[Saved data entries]
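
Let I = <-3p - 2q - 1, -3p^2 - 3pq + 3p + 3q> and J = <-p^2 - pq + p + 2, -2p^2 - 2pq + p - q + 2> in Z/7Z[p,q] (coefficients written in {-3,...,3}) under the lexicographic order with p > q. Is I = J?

For a fixed monomial order, each ideal has a unique reduced Gröbner basis; comparing bases decides equality.
Buchberger on the first generating set:
f_1 = -3p - 2q - 1, LT = p.
f_2 = -3p^2 - 3pq + 3p + 3q, LT = p^2.

S(f_1,f_2): lcm = p^2. S = 2pq - p + q.
  leading term pq: subtract (-3q)·f_1 from 2pq - p + q → -p + q^2 - 2q
  leading term p: subtract (-2)·f_1 from -p + q^2 - 2q → q^2 + q - 2
  leading term q^2: no divisor's leading term divides it; move q^2 to the remainder.
  leading term q: no divisor's leading term divides it; move q to the remainder.
  leading term 1: no divisor's leading term divides it; move -2 to the remainder.
  remainder q^2 + q - 2 ≠ 0; add g_3 = q^2 + q - 2 to the basis.

The other S-polynomials (S(f_1,g_3), S(f_2,g_3)) all reduce to 0 modulo the current basis, so we have a Gröbner basis.
Inter-reduce: drop elements whose leading term is divisible by another's, tail-reduce, and make monic.
Reduced Gröbner basis: {p + 3q - 2, q^2 + q - 2}.

Buchberger on the second generating set:
h_1 = -p^2 - pq + p + 2, LT = p^2.
h_2 = -2p^2 - 2pq + p - q + 2, LT = p^2.

S(h_1,h_2): lcm = p^2. S = 3p + 3q - 1.
  leading term p: no divisor's leading term divides it; move 3p to the remainder.
  leading term q: no divisor's leading term divides it; move 3q to the remainder.
  leading term 1: no divisor's leading term divides it; move -1 to the remainder.
  remainder 3p + 3q - 1 ≠ 0; add k_3 = 3p + 3q - 1 to the basis.

S(h_1,k_3): lcm = p^2. S = -3p - 2.
  leading term p: subtract (-1)·k_3 from -3p - 2 → 3q - 3
  leading term q: no divisor's leading term divides it; move 3q to the remainder.
  leading term 1: no divisor's leading term divides it; move -3 to the remainder.
  remainder 3q - 3 ≠ 0; add k_4 = 3q - 3 to the basis.

The other S-polynomials (S(h_2,k_3), S(h_1,k_4), S(h_2,k_4), S(k_3,k_4)) all reduce to 0 modulo the current basis, so we have a Gröbner basis.
Inter-reduce: drop elements whose leading term is divisible by another's, tail-reduce, and make monic.
Reduced Gröbner basis: {p + 3, q - 1}.

Since the reduced bases disagree, the two ideals are not the same.

No, the ideals differ.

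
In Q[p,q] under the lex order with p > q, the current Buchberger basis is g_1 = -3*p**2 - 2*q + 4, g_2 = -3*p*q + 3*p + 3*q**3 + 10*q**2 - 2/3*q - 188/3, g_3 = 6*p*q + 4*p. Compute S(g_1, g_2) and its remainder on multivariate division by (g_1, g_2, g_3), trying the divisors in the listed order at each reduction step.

S(g_1, g_2) = p**2 + p*q**3 + 10/3*p*q**2 - 2/9*p*q - 188/9*p + 2/3*q**2 - 4/3*q; remainder on division = -151/9*p + q**5 + 23/3*q**4 + 55/3*q**3 - 202/27*q**2 - 7568/81*q - 6848/81.

lcm(LM(g_1), LM(g_2)) = p**2*q.
S = (lcm/LT(g_1))·g_1 − (lcm/LT(g_2))·g_2 = p**2 + p*q**3 + 10/3*p*q**2 - 2/9*p*q - 188/9*p + 2/3*q**2 - 4/3*q.
Reduce S modulo (g_1, g_2, g_3) in that order:
  leading term p**2: subtract (-1/3)·g_1 from p**2 + p*q**3 + 10/3*p*q**2 - 2/9*p*q - 188/9*p + 2/3*q**2 - 4/3*q → p*q**3 + 10/3*p*q**2 - 2/9*p*q - 188/9*p + 2/3*q**2 - 2*q + 4/3
  leading term p*q**3: subtract (-1/3*q**2)·g_2 from p*q**3 + 10/3*p*q**2 - 2/9*p*q - 188/9*p + 2/3*q**2 - 2*q + 4/3 → 13/3*p*q**2 - 2/9*p*q - 188/9*p + q**5 + 10/3*q**4 - 2/9*q**3 - 182/9*q**2 - 2*q + 4/3
  leading term p*q**2: subtract (-13/9*q)·g_2 from 13/3*p*q**2 - 2/9*p*q - 188/9*p + q**5 + 10/3*q**4 - 2/9*q**3 - 182/9*q**2 - 2*q + 4/3 → 37/9*p*q - 188/9*p + q**5 + 23/3*q**4 + 128/9*q**3 - 572/27*q**2 - 2498/27*q + 4/3
  leading term p*q: subtract (-37/27)·g_2 from 37/9*p*q - 188/9*p + q**5 + 23/3*q**4 + 128/9*q**3 - 572/27*q**2 - 2498/27*q + 4/3 → -151/9*p + q**5 + 23/3*q**4 + 55/3*q**3 - 202/27*q**2 - 7568/81*q - 6848/81
  leading term p: no divisor's leading term divides it; move -151/9*p to the remainder.
  leading term q**5: no divisor's leading term divides it; move q**5 to the remainder.
  leading term q**4: no divisor's leading term divides it; move 23/3*q**4 to the remainder.
  leading term q**3: no divisor's leading term divides it; move 55/3*q**3 to the remainder.
  leading term q**2: no divisor's leading term divides it; move -202/27*q**2 to the remainder.
  leading term q: no divisor's leading term divides it; move -7568/81*q to the remainder.
  leading term 1: no divisor's leading term divides it; move -6848/81 to the remainder.
The remainder -151/9*p + q**5 + 23/3*q**4 + 55/3*q**3 - 202/27*q**2 - 7568/81*q - 6848/81 is nonzero, so it would be added as the next basis element.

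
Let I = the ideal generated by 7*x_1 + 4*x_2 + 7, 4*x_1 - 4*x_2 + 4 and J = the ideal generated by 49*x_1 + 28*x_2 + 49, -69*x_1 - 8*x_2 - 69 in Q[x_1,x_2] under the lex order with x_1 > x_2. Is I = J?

Two ideals are equal iff their reduced Gröbner bases coincide (the reduced basis is unique for a fixed ordering).
Buchberger on the first generating set:
f_1 = 7*x_1 + 4*x_2 + 7, LT = x_1.
f_2 = 4*x_1 - 4*x_2 + 4, LT = x_1.

S(f_1,f_2): lcm = x_1. S = 11/7*x_2.
  leading term x_2: no divisor's leading term divides it; move 11/7*x_2 to the remainder.
  remainder 11/7*x_2 ≠ 0; add g_3 = 11/7*x_2 to the basis.

The other S-polynomials (S(f_1,g_3), S(f_2,g_3)) all reduce to 0 modulo the current basis, so we have a Gröbner basis.
Inter-reduce: drop elements whose leading term is divisible by another's, tail-reduce, and make monic.
Reduced Gröbner basis: {x_1 + 1, x_2}.

Buchberger on the second generating set:
h_1 = 49*x_1 + 28*x_2 + 49, LT = x_1.
h_2 = -69*x_1 - 8*x_2 - 69, LT = x_1.

S(h_1,h_2): lcm = x_1. S = 220/483*x_2.
  leading term x_2: no divisor's leading term divides it; move 220/483*x_2 to the remainder.
  remainder 220/483*x_2 ≠ 0; add k_3 = 220/483*x_2 to the basis.

The other S-polynomials (S(h_1,k_3), S(h_2,k_3)) all reduce to 0 modulo the current basis, so we have a Gröbner basis.
Inter-reduce: drop elements whose leading term is divisible by another's, tail-reduce, and make monic.
Reduced Gröbner basis: {x_1 + 1, x_2}.

Same reduced basis, so the two generating sets span the same ideal.
The choice of monomial ordering does not affect the verdict — as long as both bases are computed under the same ordering, their equality decides ideal equality.

Yes, the ideals are equal.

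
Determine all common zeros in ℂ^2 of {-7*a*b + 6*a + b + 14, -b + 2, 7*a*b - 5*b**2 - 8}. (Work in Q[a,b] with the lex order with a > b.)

Compute a lex Gröbner basis by Buchberger's algorithm.
f_1 = -7*a*b + 6*a + b + 14, LT = a*b.
f_2 = -b + 2, LT = b.
f_3 = 7*a*b - 5*b**2 - 8, LT = a*b.

S(f_1,f_2): lcm = a*b. S = 8/7*a - 1/7*b - 2.
  leading term a: no divisor's leading term divides it; move 8/7*a to the remainder.
  leading term b: subtract (1/7)·f_2 from -1/7*b - 2 → -16/7
  leading term 1: no divisor's leading term divides it; move -16/7 to the remainder.
  remainder 8/7*a - 16/7 ≠ 0; add h_4 = 8/7*a - 16/7 to the basis.

The other S-polynomials (S(f_1,f_3), S(f_2,f_3), S(f_1,h_4), S(f_2,h_4), S(f_3,h_4)) all reduce to 0 modulo the current basis, so we have a Gröbner basis.
Inter-reduce: drop elements whose leading term is divisible by another's, tail-reduce, and make monic.
Reduced Gröbner basis: {a - 2, b - 2}.

Elimination: the polynomial b - 2 lies in the elimination ideal for b, so b ∈ {2}. For each such b, the remaining basis elements (now univariate) give the rest of the solution.
  b = 2: the earlier basis element becomes a - 2 = 0, giving a = 2 — point (2, 2).

{(2, 2)}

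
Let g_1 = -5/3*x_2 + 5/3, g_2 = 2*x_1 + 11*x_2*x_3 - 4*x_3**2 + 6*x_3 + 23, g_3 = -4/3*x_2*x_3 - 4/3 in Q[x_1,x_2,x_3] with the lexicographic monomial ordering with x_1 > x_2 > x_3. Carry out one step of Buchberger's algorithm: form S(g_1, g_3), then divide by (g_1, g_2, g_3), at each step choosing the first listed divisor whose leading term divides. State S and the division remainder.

S(g_1, g_3) = -x_3 - 1; remainder on division = -x_3 - 1.

lcm(LM(g_1), LM(g_3)) = x_2*x_3.
S = (lcm/LT(g_1))·g_1 − (lcm/LT(g_3))·g_3 = -x_3 - 1.
Reduce S modulo (g_1, g_2, g_3) in that order:
  leading term x_3: no divisor's leading term divides it; move -x_3 to the remainder.
  leading term 1: no divisor's leading term divides it; move -1 to the remainder.
The remainder -x_3 - 1 is nonzero, so it would be added as the next basis element.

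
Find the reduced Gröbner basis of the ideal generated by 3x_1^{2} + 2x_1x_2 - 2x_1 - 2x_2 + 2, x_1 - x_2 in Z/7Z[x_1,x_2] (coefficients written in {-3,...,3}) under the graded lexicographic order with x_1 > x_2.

G = {x_2^{2} + 2x_2 - 1, x_1 - x_2}

f_1 = 3x_1^{2} + 2x_1x_2 - 2x_1 - 2x_2 + 2, LT = x_1^{2}.
f_2 = x_1 - x_2, LT = x_1.

S(f_1,f_2): lcm = x_1^{2}. S = -3x_1x_2 - 3x_1 - 3x_2 + 3.
  reduce S modulo (f_1, f_2):
  remainder -3x_2^{2} + x_2 + 3 ≠ 0; add g_3 = -3x_2^{2} + x_2 + 3 to the basis.

The other S-polynomials (S(f_1,g_3), S(f_2,g_3)) all reduce to 0 modulo the current basis, so we have a Gröbner basis.
Inter-reduce: drop elements whose leading term is divisible by another's, tail-reduce, and make monic.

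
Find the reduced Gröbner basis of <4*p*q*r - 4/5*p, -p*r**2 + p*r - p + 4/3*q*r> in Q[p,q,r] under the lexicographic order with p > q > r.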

= EXERCISE REQUIREMENTS =
Output exactly the lines between the one containing "Find the reduced Gröbner basis of the" and the final line above, both inclusive.

= TASK OUTPUT =
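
Find the reduced Gröbner basis of the ideal generated by 3x_1^{2} + 2x_1x_2 - 2x_1 - 2x_2 + 2, x_1 - x_2 in Z/7Z[x_1,x_2] (coefficients written in {-3,...,3}) under the graded lexicographic order with x_1 > x_2.

G = {x_2^{2} + 2x_2 - 1, x_1 - x_2}

f_1 = 3x_1^{2} + 2x_1x_2 - 2x_1 - 2x_2 + 2, LT = x_1^{2}.
f_2 = x_1 - x_2, LT = x_1.

S(f_1,f_2): lcm = x_1^{2}. S = -3x_1x_2 - 3x_1 - 3x_2 + 3.
  reduce S modulo (f_1, f_2):
  remainder -3x_2^{2} + x_2 + 3 ≠ 0; add g_3 = -3x_2^{2} + x_2 + 3 to the basis.

The other S-polynomials (S(f_1,g_3), S(f_2,g_3)) all reduce to 0 modulo the current basis, so we have a Gröbner basis.
Inter-reduce: drop elements whose leading term is divisible by another's, tail-reduce, and make monic.

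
Find the reduced Gröbner basis of <4*p*q*r - 4/5*p, -p*r**2 + p*r - p + 4/3*q*r> in Q[p,q,r] under the lexicographic order with p > q > r.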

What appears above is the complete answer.